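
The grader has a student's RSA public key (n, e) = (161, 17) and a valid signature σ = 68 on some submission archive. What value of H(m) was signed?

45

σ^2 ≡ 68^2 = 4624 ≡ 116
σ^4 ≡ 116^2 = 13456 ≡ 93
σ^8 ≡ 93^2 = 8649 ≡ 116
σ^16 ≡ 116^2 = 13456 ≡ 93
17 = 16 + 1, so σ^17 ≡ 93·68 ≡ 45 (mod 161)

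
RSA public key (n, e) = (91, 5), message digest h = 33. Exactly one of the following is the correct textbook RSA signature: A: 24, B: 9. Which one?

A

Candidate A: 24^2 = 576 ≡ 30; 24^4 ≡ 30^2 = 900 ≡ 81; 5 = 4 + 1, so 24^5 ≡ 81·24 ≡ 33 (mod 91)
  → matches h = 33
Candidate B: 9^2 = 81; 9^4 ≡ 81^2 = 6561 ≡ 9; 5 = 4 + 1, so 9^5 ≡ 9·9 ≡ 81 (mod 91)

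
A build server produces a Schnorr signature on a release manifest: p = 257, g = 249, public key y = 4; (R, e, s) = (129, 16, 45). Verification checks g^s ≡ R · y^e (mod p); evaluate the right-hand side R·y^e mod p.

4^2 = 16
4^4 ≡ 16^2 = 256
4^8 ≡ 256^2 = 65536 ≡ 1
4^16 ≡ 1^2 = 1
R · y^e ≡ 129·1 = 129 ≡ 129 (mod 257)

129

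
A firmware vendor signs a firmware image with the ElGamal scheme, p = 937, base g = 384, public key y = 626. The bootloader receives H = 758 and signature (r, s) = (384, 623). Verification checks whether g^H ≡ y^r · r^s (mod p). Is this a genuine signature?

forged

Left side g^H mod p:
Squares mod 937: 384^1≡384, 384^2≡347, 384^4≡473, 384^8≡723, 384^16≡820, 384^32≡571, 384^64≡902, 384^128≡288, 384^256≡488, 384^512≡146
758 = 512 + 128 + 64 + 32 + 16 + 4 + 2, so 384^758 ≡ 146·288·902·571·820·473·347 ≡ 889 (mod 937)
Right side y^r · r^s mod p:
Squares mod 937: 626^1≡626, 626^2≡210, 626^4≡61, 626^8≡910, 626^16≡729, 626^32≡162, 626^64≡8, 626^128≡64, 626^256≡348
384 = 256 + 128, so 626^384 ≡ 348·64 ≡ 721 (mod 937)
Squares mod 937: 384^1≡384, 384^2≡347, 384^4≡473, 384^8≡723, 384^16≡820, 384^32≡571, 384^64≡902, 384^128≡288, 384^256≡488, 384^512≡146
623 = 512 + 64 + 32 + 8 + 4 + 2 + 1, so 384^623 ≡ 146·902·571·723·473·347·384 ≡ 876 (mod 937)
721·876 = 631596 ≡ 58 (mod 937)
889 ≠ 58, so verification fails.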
--
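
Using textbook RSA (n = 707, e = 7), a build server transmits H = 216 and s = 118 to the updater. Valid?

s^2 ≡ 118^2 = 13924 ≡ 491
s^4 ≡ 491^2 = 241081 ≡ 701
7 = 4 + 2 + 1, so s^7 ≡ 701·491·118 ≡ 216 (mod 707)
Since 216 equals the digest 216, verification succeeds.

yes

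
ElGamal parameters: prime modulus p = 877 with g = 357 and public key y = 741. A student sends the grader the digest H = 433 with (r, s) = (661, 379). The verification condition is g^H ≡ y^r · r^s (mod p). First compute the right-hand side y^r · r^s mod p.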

HOW TO COMPLETE THIS TASK - Among the records above, extract exactly the lines from the line with "Using textbook RSA" to the line with "ElGamal parameters: prime", both lines included, and leave out the rest.

EXPECTED ANSWER -
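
Using textbook RSA (n = 707, e = 7), a build server transmits H = 216 and s = 118 to the updater. Valid?

s^2 ≡ 118^2 = 13924 ≡ 491
s^4 ≡ 491^2 = 241081 ≡ 701
7 = 4 + 2 + 1, so s^7 ≡ 701·491·118 ≡ 216 (mod 707)
Since 216 equals the digest 216, verification succeeds.

yes

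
ElGamal parameters: prime modulus p = 877 with g = 357 and public key y = 741. A student sends the grader the digest H = 433 with (r, s) = (661, 379). The verification condition is g^H ≡ y^r · r^s (mod p). First compute the right-hand side y^r · r^s mod p.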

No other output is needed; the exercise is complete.